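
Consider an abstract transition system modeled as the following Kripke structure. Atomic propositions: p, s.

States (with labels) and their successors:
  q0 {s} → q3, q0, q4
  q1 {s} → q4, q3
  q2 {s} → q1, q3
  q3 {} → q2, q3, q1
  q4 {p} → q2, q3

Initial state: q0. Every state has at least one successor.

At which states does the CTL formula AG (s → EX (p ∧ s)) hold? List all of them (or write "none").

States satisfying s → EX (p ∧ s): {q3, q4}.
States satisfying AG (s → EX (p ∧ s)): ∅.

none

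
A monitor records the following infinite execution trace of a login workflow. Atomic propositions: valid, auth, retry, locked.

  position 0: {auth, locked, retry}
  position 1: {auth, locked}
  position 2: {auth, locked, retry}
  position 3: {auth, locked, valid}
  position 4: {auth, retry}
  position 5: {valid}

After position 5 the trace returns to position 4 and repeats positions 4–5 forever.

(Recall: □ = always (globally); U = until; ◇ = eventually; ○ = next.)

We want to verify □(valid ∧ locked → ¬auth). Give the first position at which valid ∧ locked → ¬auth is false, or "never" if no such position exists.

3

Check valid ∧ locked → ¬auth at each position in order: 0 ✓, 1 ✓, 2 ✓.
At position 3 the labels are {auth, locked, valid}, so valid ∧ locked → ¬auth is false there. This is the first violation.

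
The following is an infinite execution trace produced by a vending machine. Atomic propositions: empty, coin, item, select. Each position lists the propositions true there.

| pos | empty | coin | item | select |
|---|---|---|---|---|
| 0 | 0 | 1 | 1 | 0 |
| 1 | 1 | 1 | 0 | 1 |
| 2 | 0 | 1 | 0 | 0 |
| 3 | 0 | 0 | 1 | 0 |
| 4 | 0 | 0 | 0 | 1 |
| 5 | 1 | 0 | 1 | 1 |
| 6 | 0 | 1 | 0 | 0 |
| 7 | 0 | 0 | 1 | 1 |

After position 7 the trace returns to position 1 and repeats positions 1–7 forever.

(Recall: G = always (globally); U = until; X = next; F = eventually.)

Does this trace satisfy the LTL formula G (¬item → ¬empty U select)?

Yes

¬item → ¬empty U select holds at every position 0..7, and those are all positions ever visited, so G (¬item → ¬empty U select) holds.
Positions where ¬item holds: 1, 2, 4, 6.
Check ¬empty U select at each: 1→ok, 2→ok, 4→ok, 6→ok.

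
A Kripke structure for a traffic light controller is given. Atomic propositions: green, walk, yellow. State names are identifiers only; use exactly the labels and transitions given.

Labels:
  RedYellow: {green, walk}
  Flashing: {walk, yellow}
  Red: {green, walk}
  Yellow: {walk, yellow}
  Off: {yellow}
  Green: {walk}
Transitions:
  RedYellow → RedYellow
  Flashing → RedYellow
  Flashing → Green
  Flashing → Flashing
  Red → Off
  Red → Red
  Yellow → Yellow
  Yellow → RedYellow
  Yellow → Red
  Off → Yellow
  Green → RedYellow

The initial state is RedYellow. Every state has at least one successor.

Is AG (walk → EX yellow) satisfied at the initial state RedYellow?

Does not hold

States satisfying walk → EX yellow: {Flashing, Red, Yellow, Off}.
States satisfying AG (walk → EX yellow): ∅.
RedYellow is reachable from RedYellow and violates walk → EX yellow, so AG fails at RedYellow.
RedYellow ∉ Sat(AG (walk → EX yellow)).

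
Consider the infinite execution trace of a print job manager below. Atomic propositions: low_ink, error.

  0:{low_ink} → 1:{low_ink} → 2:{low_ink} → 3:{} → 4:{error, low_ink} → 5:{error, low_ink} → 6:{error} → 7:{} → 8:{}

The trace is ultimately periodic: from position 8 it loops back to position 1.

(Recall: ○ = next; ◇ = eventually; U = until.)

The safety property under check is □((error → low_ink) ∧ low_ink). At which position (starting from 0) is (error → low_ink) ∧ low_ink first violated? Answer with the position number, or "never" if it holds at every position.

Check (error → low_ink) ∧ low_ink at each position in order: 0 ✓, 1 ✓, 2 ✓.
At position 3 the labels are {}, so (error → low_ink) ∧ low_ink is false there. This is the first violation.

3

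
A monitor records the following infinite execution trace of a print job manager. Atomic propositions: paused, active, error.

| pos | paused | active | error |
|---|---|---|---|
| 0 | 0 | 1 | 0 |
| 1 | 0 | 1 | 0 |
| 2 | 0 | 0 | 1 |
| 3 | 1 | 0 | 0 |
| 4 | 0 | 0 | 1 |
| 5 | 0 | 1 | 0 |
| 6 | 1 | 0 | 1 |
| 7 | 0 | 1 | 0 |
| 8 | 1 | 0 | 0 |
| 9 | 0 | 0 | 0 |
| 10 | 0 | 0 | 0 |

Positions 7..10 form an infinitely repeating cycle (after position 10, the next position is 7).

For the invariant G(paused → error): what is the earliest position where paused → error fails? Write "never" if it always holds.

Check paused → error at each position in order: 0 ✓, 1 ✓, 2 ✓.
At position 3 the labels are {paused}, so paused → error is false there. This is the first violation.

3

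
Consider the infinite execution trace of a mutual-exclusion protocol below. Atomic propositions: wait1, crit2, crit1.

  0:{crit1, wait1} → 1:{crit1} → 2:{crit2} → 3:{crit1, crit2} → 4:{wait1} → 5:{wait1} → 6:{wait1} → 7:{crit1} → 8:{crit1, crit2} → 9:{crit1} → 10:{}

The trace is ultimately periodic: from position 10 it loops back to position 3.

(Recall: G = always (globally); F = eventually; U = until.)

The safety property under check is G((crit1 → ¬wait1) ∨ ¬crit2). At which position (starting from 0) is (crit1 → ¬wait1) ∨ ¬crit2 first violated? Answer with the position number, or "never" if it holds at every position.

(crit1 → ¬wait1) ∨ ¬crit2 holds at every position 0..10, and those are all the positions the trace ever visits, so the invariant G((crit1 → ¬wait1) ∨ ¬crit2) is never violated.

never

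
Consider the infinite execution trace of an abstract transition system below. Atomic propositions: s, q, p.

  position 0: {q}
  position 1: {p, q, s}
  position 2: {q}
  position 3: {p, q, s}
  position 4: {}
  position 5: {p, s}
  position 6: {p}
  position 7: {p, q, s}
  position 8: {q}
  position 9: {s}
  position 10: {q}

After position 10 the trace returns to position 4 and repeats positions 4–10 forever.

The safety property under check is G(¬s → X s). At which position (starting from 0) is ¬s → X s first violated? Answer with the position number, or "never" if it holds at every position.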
+--
## Problem to solve
Show the lines of the records that contain the word "until".

## Result of the exercise
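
(Recall: □ = always (globally); U = until; ◇ = eventually; ○ = next.)
(Recall: G = always (globally); U = until; X = next; F = eventually.)
(Recall: ○ = next; ◇ = eventually; U = until.)
(Recall: G = always (globally); F = eventually; U = until.)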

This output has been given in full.